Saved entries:
----

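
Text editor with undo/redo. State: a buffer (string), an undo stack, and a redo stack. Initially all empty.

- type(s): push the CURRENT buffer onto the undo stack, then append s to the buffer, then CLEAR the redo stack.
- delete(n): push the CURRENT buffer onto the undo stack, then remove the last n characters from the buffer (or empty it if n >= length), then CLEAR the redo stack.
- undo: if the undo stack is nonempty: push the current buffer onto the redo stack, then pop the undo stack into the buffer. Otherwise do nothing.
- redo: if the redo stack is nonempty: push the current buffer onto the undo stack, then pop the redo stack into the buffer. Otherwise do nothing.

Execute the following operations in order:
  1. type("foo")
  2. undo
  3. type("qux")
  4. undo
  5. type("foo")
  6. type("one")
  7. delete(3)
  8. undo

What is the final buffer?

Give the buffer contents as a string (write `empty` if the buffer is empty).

After op 1 (type): buf='foo' undo_depth=1 redo_depth=0
After op 2 (undo): buf='(empty)' undo_depth=0 redo_depth=1
After op 3 (type): buf='qux' undo_depth=1 redo_depth=0
After op 4 (undo): buf='(empty)' undo_depth=0 redo_depth=1
After op 5 (type): buf='foo' undo_depth=1 redo_depth=0
After op 6 (type): buf='fooone' undo_depth=2 redo_depth=0
After op 7 (delete): buf='foo' undo_depth=3 redo_depth=0
After op 8 (undo): buf='fooone' undo_depth=2 redo_depth=1

Answer: fooone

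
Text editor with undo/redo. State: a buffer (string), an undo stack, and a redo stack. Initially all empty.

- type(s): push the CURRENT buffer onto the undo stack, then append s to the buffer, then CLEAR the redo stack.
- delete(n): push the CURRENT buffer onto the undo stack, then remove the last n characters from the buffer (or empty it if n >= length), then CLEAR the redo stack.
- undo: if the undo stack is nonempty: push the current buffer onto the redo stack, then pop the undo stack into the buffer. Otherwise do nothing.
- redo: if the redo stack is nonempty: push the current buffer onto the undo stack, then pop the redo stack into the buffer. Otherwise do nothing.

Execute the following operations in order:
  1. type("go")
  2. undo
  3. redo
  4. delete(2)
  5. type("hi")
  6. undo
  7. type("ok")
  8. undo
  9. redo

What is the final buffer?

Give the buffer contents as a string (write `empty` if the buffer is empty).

Answer: ok

Derivation:
After op 1 (type): buf='go' undo_depth=1 redo_depth=0
After op 2 (undo): buf='(empty)' undo_depth=0 redo_depth=1
After op 3 (redo): buf='go' undo_depth=1 redo_depth=0
After op 4 (delete): buf='(empty)' undo_depth=2 redo_depth=0
After op 5 (type): buf='hi' undo_depth=3 redo_depth=0
After op 6 (undo): buf='(empty)' undo_depth=2 redo_depth=1
After op 7 (type): buf='ok' undo_depth=3 redo_depth=0
After op 8 (undo): buf='(empty)' undo_depth=2 redo_depth=1
After op 9 (redo): buf='ok' undo_depth=3 redo_depth=0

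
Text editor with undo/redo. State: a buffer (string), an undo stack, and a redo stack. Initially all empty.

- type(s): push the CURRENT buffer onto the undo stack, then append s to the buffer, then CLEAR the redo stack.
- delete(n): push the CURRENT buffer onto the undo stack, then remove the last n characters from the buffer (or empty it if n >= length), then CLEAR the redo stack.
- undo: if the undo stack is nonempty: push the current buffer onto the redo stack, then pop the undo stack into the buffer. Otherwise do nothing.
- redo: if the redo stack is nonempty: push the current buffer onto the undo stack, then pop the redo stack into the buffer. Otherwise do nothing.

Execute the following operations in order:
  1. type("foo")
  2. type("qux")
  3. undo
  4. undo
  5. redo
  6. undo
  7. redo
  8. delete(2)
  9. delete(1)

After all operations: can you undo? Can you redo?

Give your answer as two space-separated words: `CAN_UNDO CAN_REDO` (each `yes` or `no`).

After op 1 (type): buf='foo' undo_depth=1 redo_depth=0
After op 2 (type): buf='fooqux' undo_depth=2 redo_depth=0
After op 3 (undo): buf='foo' undo_depth=1 redo_depth=1
After op 4 (undo): buf='(empty)' undo_depth=0 redo_depth=2
After op 5 (redo): buf='foo' undo_depth=1 redo_depth=1
After op 6 (undo): buf='(empty)' undo_depth=0 redo_depth=2
After op 7 (redo): buf='foo' undo_depth=1 redo_depth=1
After op 8 (delete): buf='f' undo_depth=2 redo_depth=0
After op 9 (delete): buf='(empty)' undo_depth=3 redo_depth=0

Answer: yes no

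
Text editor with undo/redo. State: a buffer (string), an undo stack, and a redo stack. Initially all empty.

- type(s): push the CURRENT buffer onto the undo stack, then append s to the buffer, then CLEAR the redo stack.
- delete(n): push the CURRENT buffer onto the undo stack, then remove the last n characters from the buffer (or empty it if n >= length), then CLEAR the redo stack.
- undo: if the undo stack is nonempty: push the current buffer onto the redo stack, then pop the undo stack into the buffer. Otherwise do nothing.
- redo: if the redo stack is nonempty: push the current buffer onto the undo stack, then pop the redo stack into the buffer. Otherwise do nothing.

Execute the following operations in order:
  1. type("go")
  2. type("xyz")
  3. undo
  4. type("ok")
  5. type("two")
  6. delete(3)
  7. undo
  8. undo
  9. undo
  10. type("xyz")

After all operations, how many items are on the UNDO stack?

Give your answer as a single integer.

Answer: 2

Derivation:
After op 1 (type): buf='go' undo_depth=1 redo_depth=0
After op 2 (type): buf='goxyz' undo_depth=2 redo_depth=0
After op 3 (undo): buf='go' undo_depth=1 redo_depth=1
After op 4 (type): buf='gook' undo_depth=2 redo_depth=0
After op 5 (type): buf='gooktwo' undo_depth=3 redo_depth=0
After op 6 (delete): buf='gook' undo_depth=4 redo_depth=0
After op 7 (undo): buf='gooktwo' undo_depth=3 redo_depth=1
After op 8 (undo): buf='gook' undo_depth=2 redo_depth=2
After op 9 (undo): buf='go' undo_depth=1 redo_depth=3
After op 10 (type): buf='goxyz' undo_depth=2 redo_depth=0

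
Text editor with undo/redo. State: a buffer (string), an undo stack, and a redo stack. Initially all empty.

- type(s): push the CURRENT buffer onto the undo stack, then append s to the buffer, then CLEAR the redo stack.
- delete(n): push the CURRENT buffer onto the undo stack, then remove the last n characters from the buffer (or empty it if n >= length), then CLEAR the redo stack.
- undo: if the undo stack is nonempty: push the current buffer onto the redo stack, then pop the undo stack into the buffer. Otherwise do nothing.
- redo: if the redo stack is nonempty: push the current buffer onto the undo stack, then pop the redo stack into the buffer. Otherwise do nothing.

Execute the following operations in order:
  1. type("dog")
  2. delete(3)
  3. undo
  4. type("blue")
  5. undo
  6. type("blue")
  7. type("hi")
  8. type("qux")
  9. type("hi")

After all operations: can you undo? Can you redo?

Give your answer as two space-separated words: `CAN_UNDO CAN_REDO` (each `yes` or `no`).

After op 1 (type): buf='dog' undo_depth=1 redo_depth=0
After op 2 (delete): buf='(empty)' undo_depth=2 redo_depth=0
After op 3 (undo): buf='dog' undo_depth=1 redo_depth=1
After op 4 (type): buf='dogblue' undo_depth=2 redo_depth=0
After op 5 (undo): buf='dog' undo_depth=1 redo_depth=1
After op 6 (type): buf='dogblue' undo_depth=2 redo_depth=0
After op 7 (type): buf='dogbluehi' undo_depth=3 redo_depth=0
After op 8 (type): buf='dogbluehiqux' undo_depth=4 redo_depth=0
After op 9 (type): buf='dogbluehiquxhi' undo_depth=5 redo_depth=0

Answer: yes no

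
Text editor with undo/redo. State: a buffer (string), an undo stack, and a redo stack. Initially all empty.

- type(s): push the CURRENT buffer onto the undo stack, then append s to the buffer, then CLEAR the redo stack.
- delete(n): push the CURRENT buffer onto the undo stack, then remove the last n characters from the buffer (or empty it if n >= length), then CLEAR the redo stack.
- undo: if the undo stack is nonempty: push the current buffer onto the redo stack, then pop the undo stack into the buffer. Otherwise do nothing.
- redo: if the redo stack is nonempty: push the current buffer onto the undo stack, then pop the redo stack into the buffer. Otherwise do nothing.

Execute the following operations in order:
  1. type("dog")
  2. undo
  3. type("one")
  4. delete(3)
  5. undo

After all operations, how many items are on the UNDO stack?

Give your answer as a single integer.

Answer: 1

Derivation:
After op 1 (type): buf='dog' undo_depth=1 redo_depth=0
After op 2 (undo): buf='(empty)' undo_depth=0 redo_depth=1
After op 3 (type): buf='one' undo_depth=1 redo_depth=0
After op 4 (delete): buf='(empty)' undo_depth=2 redo_depth=0
After op 5 (undo): buf='one' undo_depth=1 redo_depth=1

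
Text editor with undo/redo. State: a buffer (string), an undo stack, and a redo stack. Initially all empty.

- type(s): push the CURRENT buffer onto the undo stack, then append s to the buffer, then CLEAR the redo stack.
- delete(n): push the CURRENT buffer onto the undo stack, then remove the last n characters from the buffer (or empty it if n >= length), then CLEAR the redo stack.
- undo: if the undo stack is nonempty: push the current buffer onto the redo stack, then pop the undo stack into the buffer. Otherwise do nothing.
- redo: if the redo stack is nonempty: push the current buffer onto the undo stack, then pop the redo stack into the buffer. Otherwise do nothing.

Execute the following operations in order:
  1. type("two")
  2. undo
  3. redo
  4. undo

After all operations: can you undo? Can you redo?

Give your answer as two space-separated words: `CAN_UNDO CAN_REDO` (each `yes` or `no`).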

----

How to complete this task: If a line falls between the first line of the entries and the line containing "7. delete(3)", or is one of those two, restate it word for word; leave all other lines out.

Result for this task:
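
Text editor with undo/redo. State: a buffer (string), an undo stack, and a redo stack. Initially all empty.

- type(s): push the CURRENT buffer onto the undo stack, then append s to the buffer, then CLEAR the redo stack.
- delete(n): push the CURRENT buffer onto the undo stack, then remove the last n characters from the buffer (or empty it if n >= length), then CLEAR the redo stack.
- undo: if the undo stack is nonempty: push the current buffer onto the redo stack, then pop the undo stack into the buffer. Otherwise do nothing.
- redo: if the redo stack is nonempty: push the current buffer onto the undo stack, then pop the redo stack into the buffer. Otherwise do nothing.

Execute the following operations in order:
  1. type("foo")
  2. undo
  3. type("qux")
  4. undo
  5. type("foo")
  6. type("one")
  7. delete(3)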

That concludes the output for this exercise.